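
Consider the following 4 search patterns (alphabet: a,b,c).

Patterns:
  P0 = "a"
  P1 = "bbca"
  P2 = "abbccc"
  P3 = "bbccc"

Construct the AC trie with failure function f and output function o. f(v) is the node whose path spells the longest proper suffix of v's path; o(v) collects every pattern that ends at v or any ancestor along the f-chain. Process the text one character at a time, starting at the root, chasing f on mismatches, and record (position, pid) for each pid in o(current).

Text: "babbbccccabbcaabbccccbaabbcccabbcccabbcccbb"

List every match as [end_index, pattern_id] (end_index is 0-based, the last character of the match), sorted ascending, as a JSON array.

Build automaton:
Trie (insert patterns):
  0='ε' goto a→1 b→2
  1='a' goto b→6  [P0 ends]
  2='b' goto b→3
  3='bb' goto c→4
  4='bbc' goto a→5 c→11
  5='bbca' goto ·  [P1 ends]
  6='ab' goto b→7
  7='abb' goto c→8
  8='abbc' goto c→9
  9='abbcc' goto c→10
  10='abbccc' goto ·  [P2 ends]
  11='bbcc' goto c→12
  12='bbccc' goto ·  [P3 ends]

Failure links (BFS by depth):
  n1('a'): parent n0 fail=0; on 'a' 0 → fail=0;  out {0}∪∅={0}
  n2('b'): parent n0 fail=0; on 'b' 0 → fail=0;  out ∅∪∅=∅
  n3('bb'): parent n2 fail=0; on 'b' 0 → fail=2;  out ∅∪∅=∅
  n6('ab'): parent n1 fail=0; on 'b' 0 → fail=2;  out ∅∪∅=∅
  n4('bbc'): parent n3 fail=2; on 'c' 2→0 → fail=0;  out ∅∪∅=∅
  n7('abb'): parent n6 fail=2; on 'b' 2 → fail=3;  out ∅∪∅=∅
  n5('bbca'): parent n4 fail=0; on 'a' 0 → fail=1;  out {1}∪{0}={0,1}
  n8('abbc'): parent n7 fail=3; on 'c' 3 → fail=4;  out ∅∪∅=∅
  n11('bbcc'): parent n4 fail=0; on 'c' 0 → fail=0;  out ∅∪∅=∅
  n9('abbcc'): parent n8 fail=4; on 'c' 4 → fail=11;  out ∅∪∅=∅
  n12('bbccc'): parent n11 fail=0; on 'c' 0 → fail=0;  out {3}∪∅={3}
  n10('abbccc'): parent n9 fail=11; on 'c' 11 → fail=12;  out {2}∪{3}={2,3}

Scan:
[0] read 'b'  n0⇒n2
[1] read 'a'  n2⇒n1 (via fail)  ** P0@[1:1]
[2] read 'b'  n1⇒n6
[3] read 'b'  n6⇒n7
[4] read 'b'  n7⇒n3 (via fail)
[5] read 'c'  n3⇒n4
[6] read 'c'  n4⇒n11
[7] read 'c'  n11⇒n12  ** P3@[3:7]
[8] read 'c'  n12⇒n0 (via fail)
[9] read 'a'  n0⇒n1  ** P0@[9:9]
[10] read 'b'  n1⇒n6
[11] read 'b'  n6⇒n7
[12] read 'c'  n7⇒n8
[13] read 'a'  n8⇒n5 (via fail)  ** P0@[13:13],P1@[10:13]
[14] read 'a'  n5⇒n1 (via fail)  ** P0@[14:14]
[15] read 'b'  n1⇒n6
[16] read 'b'  n6⇒n7
[17] read 'c'  n7⇒n8
[18] read 'c'  n8⇒n9
[19] read 'c'  n9⇒n10  ** P2@[14:19],P3@[15:19]
[20] read 'c'  n10⇒n0 (via fail)
[21] read 'b'  n0⇒n2
[22] read 'a'  n2⇒n1 (via fail)  ** P0@[22:22]
[23] read 'a'  n1⇒n1 (via fail)  ** P0@[23:23]
[24] read 'b'  n1⇒n6
[25] read 'b'  n6⇒n7
[26] read 'c'  n7⇒n8
[27] read 'c'  n8⇒n9
[28] read 'c'  n9⇒n10  ** P2@[23:28],P3@[24:28]
[29] read 'a'  n10⇒n1 (via fail)  ** P0@[29:29]
[30] read 'b'  n1⇒n6
[31] read 'b'  n6⇒n7
[32] read 'c'  n7⇒n8
[33] read 'c'  n8⇒n9
[34] read 'c'  n9⇒n10  ** P2@[29:34],P3@[30:34]
[35] read 'a'  n10⇒n1 (via fail)  ** P0@[35:35]
[36] read 'b'  n1⇒n6
[37] read 'b'  n6⇒n7
[38] read 'c'  n7⇒n8
[39] read 'c'  n8⇒n9
[40] read 'c'  n9⇒n10  ** P2@[35:40],P3@[36:40]
[41] read 'b'  n10⇒n2 (via fail)
[42] read 'b'  n2⇒n3

All matches (sorted): [[1,0],[7,3],[9,0],[13,0],[13,1],[14,0],[19,2],[19,3],[22,0],[23,0],[28,2],[28,3],[29,0],[34,2],[34,3],[35,0],[40,2],[40,3]]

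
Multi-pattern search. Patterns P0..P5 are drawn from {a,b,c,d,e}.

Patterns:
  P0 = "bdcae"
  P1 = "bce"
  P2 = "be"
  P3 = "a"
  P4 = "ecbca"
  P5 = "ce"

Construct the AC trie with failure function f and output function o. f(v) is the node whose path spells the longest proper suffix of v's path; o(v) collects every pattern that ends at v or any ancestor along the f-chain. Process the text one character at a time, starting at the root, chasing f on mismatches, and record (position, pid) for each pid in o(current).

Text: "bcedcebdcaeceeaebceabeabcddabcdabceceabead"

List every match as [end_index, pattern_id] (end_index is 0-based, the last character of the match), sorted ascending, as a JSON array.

Construct AC machine:
Trie (insert patterns):
  0='ε' goto a→9 b→1 c→15 e→10
  1='b' goto c→6 d→2 e→8
  2='bd' goto c→3
  3='bdc' goto a→4
  4='bdca' goto e→5
  5='bdcae' goto ·  [P0 ends]
  6='bc' goto e→7
  7='bce' goto ·  [P1 ends]
  8='be' goto ·  [P2 ends]
  9='a' goto ·  [P3 ends]
  10='e' goto c→11
  11='ec' goto b→12
  12='ecb' goto c→13
  13='ecbc' goto a→14
  14='ecbca' goto ·  [P4 ends]
  15='c' goto e→16
  16='ce' goto ·  [P5 ends]

BFS fail/out derivation:
  fail(1) 'b': from fail(0)=0 chase 'b': 0 ⇒ 0;  out=∅∪out(0)=∅
  fail(9) 'a': from fail(0)=0 chase 'a': 0 ⇒ 0;  out={3}∪out(0)={3}
  fail(10) 'e': from fail(0)=0 chase 'e': 0 ⇒ 0;  out=∅∪out(0)=∅
  fail(15) 'c': from fail(0)=0 chase 'c': 0 ⇒ 0;  out=∅∪out(0)=∅
  fail(2) 'bd': from fail(1)=0 chase 'd': 0 ⇒ 0;  out=∅∪out(0)=∅
  fail(6) 'bc': from fail(1)=0 chase 'c': 0 ⇒ 15;  out=∅∪out(15)=∅
  fail(8) 'be': from fail(1)=0 chase 'e': 0 ⇒ 10;  out={2}∪out(10)={2}
  fail(11) 'ec': from fail(10)=0 chase 'c': 0 ⇒ 15;  out=∅∪out(15)=∅
  fail(16) 'ce': from fail(15)=0 chase 'e': 0 ⇒ 10;  out={5}∪out(10)={5}
  fail(3) 'bdc': from fail(2)=0 chase 'c': 0 ⇒ 15;  out=∅∪out(15)=∅
  fail(7) 'bce': from fail(6)=15 chase 'e': 15 ⇒ 16;  out={1}∪out(16)={1,5}
  fail(12) 'ecb': from fail(11)=15 chase 'b': 15→0 ⇒ 1;  out=∅∪out(1)=∅
  fail(4) 'bdca': from fail(3)=15 chase 'a': 15→0 ⇒ 9;  out=∅∪out(9)={3}
  fail(13) 'ecbc': from fail(12)=1 chase 'c': 1 ⇒ 6;  out=∅∪out(6)=∅
  fail(5) 'bdcae': from fail(4)=9 chase 'e': 9→0 ⇒ 10;  out={0}∪out(10)={0}
  fail(14) 'ecbca': from fail(13)=6 chase 'a': 6→15→0 ⇒ 9;  out={4}∪out(9)={3,4}

Scan:
i=0 'b': node 0→1
i=1 'c': node 1→6
i=2 'e': node 6→7  emit P1@[0:2],P5@[1:2]
i=3 'd': node 7→0 ·f
i=4 'c': node 0→15
i=5 'e': node 15→16  emit P5@[4:5]
i=6 'b': node 16→1 ·f
i=7 'd': node 1→2
i=8 'c': node 2→3
i=9 'a': node 3→4  emit P3@[9:9]
i=10 'e': node 4→5  emit P0@[6:10]
i=11 'c': node 5→11 ·f
i=12 'e': node 11→16 ·f  emit P5@[11:12]
i=13 'e': node 16→10 ·f
i=14 'a': node 10→9 ·f  emit P3@[14:14]
i=15 'e': node 9→10 ·f
i=16 'b': node 10→1 ·f
i=17 'c': node 1→6
i=18 'e': node 6→7  emit P1@[16:18],P5@[17:18]
i=19 'a': node 7→9 ·f  emit P3@[19:19]
i=20 'b': node 9→1 ·f
i=21 'e': node 1→8  emit P2@[20:21]
i=22 'a': node 8→9 ·f  emit P3@[22:22]
i=23 'b': node 9→1 ·f
i=24 'c': node 1→6
i=25 'd': node 6→0 ·f
i=26 'd': node 0→0
i=27 'a': node 0→9  emit P3@[27:27]
i=28 'b': node 9→1 ·f
i=29 'c': node 1→6
i=30 'd': node 6→0 ·f
i=31 'a': node 0→9  emit P3@[31:31]
i=32 'b': node 9→1 ·f
i=33 'c': node 1→6
i=34 'e': node 6→7  emit P1@[32:34],P5@[33:34]
i=35 'c': node 7→11 ·f
i=36 'e': node 11→16 ·f  emit P5@[35:36]
i=37 'a': node 16→9 ·f  emit P3@[37:37]
i=38 'b': node 9→1 ·f
i=39 'e': node 1→8  emit P2@[38:39]
i=40 'a': node 8→9 ·f  emit P3@[40:40]
i=41 'd': node 9→0 ·f

All matches (sorted): [[2,1],[2,5],[5,5],[9,3],[10,0],[12,5],[14,3],[18,1],[18,5],[19,3],[21,2],[22,3],[27,3],[31,3],[34,1],[34,5],[36,5],[37,3],[39,2],[40,3]]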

● ● ● ● ●

Required work:
Report every line from the material above that mentions the word "search".

Exercise output:
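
Consider the following 4 search patterns (alphabet: a,b,c).
Multi-pattern search. Patterns P0..P5 are drawn from {a,b,c,d,e}.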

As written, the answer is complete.